_Data to use:_
================================
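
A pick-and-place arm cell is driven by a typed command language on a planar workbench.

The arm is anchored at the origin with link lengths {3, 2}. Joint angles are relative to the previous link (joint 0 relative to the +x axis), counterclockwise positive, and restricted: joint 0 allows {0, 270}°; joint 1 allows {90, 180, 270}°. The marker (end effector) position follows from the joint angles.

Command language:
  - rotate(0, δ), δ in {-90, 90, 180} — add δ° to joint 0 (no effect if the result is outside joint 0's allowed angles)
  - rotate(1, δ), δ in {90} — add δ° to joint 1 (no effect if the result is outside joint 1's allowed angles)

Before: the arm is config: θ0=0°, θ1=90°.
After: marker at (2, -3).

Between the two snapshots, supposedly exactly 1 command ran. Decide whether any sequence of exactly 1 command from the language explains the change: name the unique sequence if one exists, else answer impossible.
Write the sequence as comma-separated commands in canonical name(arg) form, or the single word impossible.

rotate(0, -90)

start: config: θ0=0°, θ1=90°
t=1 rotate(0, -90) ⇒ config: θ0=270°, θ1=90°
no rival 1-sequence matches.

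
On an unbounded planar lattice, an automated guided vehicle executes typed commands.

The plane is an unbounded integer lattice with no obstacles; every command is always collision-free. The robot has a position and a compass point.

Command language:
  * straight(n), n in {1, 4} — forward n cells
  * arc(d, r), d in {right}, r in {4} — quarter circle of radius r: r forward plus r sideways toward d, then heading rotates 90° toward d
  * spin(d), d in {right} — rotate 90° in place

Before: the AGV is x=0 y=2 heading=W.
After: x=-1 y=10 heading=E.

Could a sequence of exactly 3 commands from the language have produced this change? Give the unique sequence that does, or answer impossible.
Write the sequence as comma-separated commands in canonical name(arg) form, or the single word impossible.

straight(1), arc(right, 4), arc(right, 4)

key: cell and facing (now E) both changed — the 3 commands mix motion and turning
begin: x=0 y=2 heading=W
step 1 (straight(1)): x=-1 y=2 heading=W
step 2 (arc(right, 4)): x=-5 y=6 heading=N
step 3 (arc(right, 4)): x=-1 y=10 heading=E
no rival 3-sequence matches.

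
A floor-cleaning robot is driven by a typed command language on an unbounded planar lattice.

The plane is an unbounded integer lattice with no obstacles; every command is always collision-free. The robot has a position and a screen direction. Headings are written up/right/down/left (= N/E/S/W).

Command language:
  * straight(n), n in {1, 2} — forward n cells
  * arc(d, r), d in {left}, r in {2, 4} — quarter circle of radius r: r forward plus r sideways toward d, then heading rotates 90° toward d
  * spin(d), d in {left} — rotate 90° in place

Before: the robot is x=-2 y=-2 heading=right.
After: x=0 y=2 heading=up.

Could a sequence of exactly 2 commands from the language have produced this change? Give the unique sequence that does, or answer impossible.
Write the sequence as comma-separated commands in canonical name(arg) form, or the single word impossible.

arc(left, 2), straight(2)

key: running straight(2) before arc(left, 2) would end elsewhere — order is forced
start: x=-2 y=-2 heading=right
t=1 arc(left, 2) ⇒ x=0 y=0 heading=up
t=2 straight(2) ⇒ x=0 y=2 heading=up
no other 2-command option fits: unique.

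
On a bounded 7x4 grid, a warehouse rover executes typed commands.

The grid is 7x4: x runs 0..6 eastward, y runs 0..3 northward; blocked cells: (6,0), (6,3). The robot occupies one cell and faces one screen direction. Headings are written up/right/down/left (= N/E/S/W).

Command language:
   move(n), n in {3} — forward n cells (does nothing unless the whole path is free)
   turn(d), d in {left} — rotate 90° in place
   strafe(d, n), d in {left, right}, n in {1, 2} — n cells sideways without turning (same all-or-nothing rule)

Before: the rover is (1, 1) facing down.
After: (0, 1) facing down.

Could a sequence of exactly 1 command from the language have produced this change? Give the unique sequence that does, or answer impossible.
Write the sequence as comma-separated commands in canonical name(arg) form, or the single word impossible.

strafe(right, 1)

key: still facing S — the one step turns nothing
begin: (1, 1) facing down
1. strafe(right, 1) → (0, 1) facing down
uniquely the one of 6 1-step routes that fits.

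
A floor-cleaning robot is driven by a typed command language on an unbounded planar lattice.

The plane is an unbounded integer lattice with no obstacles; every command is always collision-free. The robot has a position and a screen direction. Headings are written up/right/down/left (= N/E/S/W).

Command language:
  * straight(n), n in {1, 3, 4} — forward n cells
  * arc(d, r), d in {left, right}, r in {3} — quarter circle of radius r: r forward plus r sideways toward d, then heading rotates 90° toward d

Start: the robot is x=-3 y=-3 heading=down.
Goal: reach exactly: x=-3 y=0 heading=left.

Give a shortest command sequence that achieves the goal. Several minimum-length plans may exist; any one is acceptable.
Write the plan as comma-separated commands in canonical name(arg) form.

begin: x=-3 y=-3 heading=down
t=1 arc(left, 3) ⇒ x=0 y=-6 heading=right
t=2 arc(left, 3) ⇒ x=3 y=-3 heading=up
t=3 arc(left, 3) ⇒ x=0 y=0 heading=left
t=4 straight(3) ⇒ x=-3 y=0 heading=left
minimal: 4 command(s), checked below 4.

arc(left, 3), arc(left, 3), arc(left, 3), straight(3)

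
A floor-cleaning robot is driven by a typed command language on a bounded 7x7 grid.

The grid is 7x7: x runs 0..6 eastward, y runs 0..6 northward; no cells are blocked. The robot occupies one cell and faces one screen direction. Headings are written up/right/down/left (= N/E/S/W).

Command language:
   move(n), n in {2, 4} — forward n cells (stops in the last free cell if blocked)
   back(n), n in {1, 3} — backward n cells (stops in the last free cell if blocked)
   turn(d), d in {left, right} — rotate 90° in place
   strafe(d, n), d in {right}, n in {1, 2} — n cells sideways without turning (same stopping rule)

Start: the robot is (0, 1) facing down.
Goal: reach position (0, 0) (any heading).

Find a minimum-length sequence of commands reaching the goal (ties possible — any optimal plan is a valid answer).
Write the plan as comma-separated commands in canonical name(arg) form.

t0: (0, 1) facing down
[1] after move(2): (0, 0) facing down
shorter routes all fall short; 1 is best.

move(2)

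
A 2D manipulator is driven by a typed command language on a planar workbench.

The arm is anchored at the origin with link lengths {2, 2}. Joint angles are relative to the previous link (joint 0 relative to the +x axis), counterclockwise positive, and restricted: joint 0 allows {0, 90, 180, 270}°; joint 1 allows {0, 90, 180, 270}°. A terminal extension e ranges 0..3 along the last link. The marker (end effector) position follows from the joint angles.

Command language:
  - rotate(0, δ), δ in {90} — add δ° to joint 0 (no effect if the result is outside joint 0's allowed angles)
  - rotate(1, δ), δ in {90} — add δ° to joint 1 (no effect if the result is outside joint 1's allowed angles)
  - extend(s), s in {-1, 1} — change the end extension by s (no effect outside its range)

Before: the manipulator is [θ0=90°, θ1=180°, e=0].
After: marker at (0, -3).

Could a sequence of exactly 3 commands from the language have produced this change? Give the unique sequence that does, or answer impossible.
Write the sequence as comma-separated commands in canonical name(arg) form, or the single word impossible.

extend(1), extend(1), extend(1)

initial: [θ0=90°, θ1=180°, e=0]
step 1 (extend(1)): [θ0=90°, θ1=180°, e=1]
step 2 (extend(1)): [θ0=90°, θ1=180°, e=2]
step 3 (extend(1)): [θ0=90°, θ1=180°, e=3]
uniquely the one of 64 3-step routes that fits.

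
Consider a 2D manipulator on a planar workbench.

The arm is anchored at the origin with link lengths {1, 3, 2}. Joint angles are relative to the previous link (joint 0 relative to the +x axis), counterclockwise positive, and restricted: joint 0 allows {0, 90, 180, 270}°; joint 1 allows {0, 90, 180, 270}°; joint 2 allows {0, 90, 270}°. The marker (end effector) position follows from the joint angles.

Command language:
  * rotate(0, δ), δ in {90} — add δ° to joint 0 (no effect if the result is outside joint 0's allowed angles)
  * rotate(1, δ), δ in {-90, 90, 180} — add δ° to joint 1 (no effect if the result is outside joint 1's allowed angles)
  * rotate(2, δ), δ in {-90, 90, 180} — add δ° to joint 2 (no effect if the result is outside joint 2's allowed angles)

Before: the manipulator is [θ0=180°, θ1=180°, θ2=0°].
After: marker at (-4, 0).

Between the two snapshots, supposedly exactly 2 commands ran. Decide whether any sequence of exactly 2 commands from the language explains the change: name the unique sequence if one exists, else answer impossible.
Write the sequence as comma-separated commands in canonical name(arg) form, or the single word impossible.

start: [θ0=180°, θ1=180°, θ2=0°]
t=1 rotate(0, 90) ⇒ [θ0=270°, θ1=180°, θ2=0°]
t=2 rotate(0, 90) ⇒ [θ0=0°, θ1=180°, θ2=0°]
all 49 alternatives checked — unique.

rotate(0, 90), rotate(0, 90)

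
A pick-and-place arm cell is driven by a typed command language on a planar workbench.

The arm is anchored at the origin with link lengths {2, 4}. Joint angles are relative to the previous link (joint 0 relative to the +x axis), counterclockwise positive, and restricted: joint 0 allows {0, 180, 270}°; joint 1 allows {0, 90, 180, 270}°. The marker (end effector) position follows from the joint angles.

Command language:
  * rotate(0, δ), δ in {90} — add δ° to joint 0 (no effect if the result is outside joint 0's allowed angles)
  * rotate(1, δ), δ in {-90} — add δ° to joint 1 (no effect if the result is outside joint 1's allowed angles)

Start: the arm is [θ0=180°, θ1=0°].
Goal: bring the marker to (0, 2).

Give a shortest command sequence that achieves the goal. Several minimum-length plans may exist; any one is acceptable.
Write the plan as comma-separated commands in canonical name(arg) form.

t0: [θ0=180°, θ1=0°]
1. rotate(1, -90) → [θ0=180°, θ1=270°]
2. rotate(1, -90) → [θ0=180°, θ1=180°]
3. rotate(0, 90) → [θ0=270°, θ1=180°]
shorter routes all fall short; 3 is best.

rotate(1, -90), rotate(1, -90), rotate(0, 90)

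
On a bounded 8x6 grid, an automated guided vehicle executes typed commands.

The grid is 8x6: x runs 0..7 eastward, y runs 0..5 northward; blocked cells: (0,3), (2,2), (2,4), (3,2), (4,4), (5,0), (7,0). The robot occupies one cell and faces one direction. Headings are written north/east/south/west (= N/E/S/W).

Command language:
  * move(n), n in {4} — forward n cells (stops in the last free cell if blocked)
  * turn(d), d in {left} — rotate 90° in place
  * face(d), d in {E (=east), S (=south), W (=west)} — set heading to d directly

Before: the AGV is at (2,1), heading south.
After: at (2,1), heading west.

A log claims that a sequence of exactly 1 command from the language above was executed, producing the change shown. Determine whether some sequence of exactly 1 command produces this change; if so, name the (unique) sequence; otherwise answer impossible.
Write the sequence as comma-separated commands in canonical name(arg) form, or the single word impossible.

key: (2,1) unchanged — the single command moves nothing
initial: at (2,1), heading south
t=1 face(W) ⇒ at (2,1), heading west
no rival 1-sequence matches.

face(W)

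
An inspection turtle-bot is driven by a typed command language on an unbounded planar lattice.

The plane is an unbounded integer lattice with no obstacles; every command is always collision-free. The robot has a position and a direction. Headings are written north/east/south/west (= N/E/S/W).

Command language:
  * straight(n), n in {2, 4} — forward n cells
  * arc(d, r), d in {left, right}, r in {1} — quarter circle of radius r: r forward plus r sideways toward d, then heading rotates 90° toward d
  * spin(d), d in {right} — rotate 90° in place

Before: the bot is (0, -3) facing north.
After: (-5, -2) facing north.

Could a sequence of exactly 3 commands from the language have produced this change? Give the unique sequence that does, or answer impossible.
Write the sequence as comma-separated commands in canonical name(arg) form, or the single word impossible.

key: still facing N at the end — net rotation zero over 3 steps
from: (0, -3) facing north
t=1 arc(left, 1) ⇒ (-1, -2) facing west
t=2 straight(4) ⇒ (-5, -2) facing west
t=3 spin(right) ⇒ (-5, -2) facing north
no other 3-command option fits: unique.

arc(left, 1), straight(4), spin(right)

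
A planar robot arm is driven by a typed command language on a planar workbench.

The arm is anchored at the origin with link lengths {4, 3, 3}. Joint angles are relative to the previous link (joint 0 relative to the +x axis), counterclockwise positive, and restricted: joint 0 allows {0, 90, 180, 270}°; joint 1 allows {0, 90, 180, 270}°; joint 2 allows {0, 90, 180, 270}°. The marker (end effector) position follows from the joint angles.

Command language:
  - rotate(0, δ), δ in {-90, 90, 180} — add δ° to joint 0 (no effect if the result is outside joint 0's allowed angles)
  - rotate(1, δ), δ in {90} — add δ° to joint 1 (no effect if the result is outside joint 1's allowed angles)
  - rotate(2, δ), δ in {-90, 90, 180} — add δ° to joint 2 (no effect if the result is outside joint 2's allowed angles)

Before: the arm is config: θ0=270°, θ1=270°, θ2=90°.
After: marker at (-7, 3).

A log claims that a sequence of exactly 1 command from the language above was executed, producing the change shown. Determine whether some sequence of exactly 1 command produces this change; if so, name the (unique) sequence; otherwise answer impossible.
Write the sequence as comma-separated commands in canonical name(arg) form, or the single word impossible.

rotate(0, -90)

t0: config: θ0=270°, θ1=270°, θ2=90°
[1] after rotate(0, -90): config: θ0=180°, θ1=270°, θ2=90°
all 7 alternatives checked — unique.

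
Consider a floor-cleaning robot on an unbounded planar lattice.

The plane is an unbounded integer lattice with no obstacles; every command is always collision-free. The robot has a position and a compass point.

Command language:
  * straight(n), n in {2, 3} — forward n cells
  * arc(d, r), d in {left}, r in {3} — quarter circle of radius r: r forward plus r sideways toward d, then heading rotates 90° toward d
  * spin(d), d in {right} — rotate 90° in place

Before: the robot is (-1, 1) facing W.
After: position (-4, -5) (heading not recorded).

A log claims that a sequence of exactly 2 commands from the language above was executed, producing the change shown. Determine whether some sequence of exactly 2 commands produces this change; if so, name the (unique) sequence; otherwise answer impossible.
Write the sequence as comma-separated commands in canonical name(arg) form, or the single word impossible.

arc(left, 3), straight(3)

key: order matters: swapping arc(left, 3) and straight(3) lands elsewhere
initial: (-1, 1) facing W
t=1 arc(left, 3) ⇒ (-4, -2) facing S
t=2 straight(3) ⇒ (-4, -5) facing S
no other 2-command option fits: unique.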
================================
Filter the listing so that only lines holding the word "rule" remain, and copy those lines.

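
   strafe(d, n), d in {left, right}, n in {1, 2} — n cells sideways without turning (same all-or-nothing rule)
   strafe(d, n), d in {right}, n in {1, 2} — n cells sideways without turning (same stopping rule)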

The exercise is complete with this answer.